BEGIN Data section

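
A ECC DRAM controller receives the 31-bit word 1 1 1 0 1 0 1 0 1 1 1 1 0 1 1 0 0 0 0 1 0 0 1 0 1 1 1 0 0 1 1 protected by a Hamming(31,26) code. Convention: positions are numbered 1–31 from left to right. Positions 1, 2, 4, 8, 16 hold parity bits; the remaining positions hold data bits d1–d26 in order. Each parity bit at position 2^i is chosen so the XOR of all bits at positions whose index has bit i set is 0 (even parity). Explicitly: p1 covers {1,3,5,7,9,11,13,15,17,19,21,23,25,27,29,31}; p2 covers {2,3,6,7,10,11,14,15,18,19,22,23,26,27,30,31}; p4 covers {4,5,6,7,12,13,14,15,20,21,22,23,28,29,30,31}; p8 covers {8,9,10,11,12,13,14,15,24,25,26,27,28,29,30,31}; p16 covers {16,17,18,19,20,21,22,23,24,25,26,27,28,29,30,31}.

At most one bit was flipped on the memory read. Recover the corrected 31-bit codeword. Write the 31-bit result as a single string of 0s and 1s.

1110101011110110000100101110111

s1 (pos 1,3,5,7,9,11,13,15,17,19,21,23,25,27,29,31): 1⊕1⊕1⊕1⊕1⊕1⊕0⊕1⊕0⊕0⊕0⊕1⊕1⊕1⊕0⊕1 = 1
s2 (pos 2,3,6,7,10,11,14,15,18,19,22,23,26,27,30,31): 1⊕1⊕0⊕1⊕1⊕1⊕1⊕1⊕0⊕0⊕0⊕1⊕1⊕1⊕1⊕1 = 0
s4 (pos 4,5,6,7,12,13,14,15,20,21,22,23,28,29,30,31): 0⊕1⊕0⊕1⊕1⊕0⊕1⊕1⊕1⊕0⊕0⊕1⊕0⊕0⊕1⊕1 = 1
s8 (pos 8,9,10,11,12,13,14,15,24,25,26,27,28,29,30,31): 0⊕1⊕1⊕1⊕1⊕0⊕1⊕1⊕0⊕1⊕1⊕1⊕0⊕0⊕1⊕1 = 1
s16 (pos 16,17,18,19,20,21,22,23,24,25,26,27,28,29,30,31): 0⊕0⊕0⊕0⊕1⊕0⊕0⊕1⊕0⊕1⊕1⊕1⊕0⊕0⊕1⊕1 = 1
Syndrome s16…s1 = 11101 → error at position 29.
Flip position 29: 1110101011110110000100101110011 → 1110101011110110000100101110111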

END Data section

Task to complete - Beginning with the line that contains "At most one", quote each line exactly through the last line of the entries above, and nothing beyond them.

The answer -
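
At most one bit was flipped on the memory read. Recover the corrected 31-bit codeword. Write the 31-bit result as a single string of 0s and 1s.

1110101011110110000100101110111

s1 (pos 1,3,5,7,9,11,13,15,17,19,21,23,25,27,29,31): 1⊕1⊕1⊕1⊕1⊕1⊕0⊕1⊕0⊕0⊕0⊕1⊕1⊕1⊕0⊕1 = 1
s2 (pos 2,3,6,7,10,11,14,15,18,19,22,23,26,27,30,31): 1⊕1⊕0⊕1⊕1⊕1⊕1⊕1⊕0⊕0⊕0⊕1⊕1⊕1⊕1⊕1 = 0
s4 (pos 4,5,6,7,12,13,14,15,20,21,22,23,28,29,30,31): 0⊕1⊕0⊕1⊕1⊕0⊕1⊕1⊕1⊕0⊕0⊕1⊕0⊕0⊕1⊕1 = 1
s8 (pos 8,9,10,11,12,13,14,15,24,25,26,27,28,29,30,31): 0⊕1⊕1⊕1⊕1⊕0⊕1⊕1⊕0⊕1⊕1⊕1⊕0⊕0⊕1⊕1 = 1
s16 (pos 16,17,18,19,20,21,22,23,24,25,26,27,28,29,30,31): 0⊕0⊕0⊕0⊕1⊕0⊕0⊕1⊕0⊕1⊕1⊕1⊕0⊕0⊕1⊕1 = 1
Syndrome s16…s1 = 11101 → error at position 29.
Flip position 29: 1110101011110110000100101110011 → 1110101011110110000100101110111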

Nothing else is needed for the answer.